_Source data:_
[Start of section]
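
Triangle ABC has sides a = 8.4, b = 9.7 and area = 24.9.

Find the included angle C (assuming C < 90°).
Area = ½·a·b·sin(C)  ⇒  sin(C) = 2·Area/(a·b) = 2·24.9/(8.4·9.7) = 49.8/81.48 ≈ 0.611193
C = arcsin(0.611193) ≈ 37.6758° (taking the acute solution since C < 90°)

C = 37.68°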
[End of section]
Transcribe the material above in full.

_Exercise solution:_
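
Triangle ABC has sides a = 8.4, b = 9.7 and area = 24.9.

Find the included angle C (assuming C < 90°).
Area = ½·a·b·sin(C)  ⇒  sin(C) = 2·Area/(a·b) = 2·24.9/(8.4·9.7) = 49.8/81.48 ≈ 0.611193
C = arcsin(0.611193) ≈ 37.6758° (taking the acute solution since C < 90°)

C = 37.68°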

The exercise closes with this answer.